◆ Records supplied:
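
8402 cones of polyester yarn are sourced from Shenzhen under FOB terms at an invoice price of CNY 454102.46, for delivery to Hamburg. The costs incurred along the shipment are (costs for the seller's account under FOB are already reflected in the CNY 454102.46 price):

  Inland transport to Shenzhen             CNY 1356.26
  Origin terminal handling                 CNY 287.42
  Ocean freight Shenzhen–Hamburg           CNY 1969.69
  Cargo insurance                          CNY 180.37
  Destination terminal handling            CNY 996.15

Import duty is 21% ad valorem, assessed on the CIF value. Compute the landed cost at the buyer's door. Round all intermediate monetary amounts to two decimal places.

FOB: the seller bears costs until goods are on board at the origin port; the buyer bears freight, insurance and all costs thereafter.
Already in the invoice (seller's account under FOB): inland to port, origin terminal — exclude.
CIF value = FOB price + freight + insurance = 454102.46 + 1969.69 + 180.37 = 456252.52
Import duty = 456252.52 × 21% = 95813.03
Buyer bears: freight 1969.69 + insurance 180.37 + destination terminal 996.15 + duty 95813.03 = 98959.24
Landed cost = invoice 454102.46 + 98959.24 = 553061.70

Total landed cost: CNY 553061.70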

◆ What is expected: From top to bottom, return the material above unchanged.

◆ Response to this task:
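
8402 cones of polyester yarn are sourced from Shenzhen under FOB terms at an invoice price of CNY 454102.46, for delivery to Hamburg. The costs incurred along the shipment are (costs for the seller's account under FOB are already reflected in the CNY 454102.46 price):

  Inland transport to Shenzhen             CNY 1356.26
  Origin terminal handling                 CNY 287.42
  Ocean freight Shenzhen–Hamburg           CNY 1969.69
  Cargo insurance                          CNY 180.37
  Destination terminal handling            CNY 996.15

Import duty is 21% ad valorem, assessed on the CIF value. Compute the landed cost at the buyer's door. Round all intermediate monetary amounts to two decimal places.

FOB: the seller bears costs until goods are on board at the origin port; the buyer bears freight, insurance and all costs thereafter.
Already in the invoice (seller's account under FOB): inland to port, origin terminal — exclude.
CIF value = FOB price + freight + insurance = 454102.46 + 1969.69 + 180.37 = 456252.52
Import duty = 456252.52 × 21% = 95813.03
Buyer bears: freight 1969.69 + insurance 180.37 + destination terminal 996.15 + duty 95813.03 = 98959.24
Landed cost = invoice 454102.46 + 98959.24 = 553061.70

Total landed cost: CNY 553061.70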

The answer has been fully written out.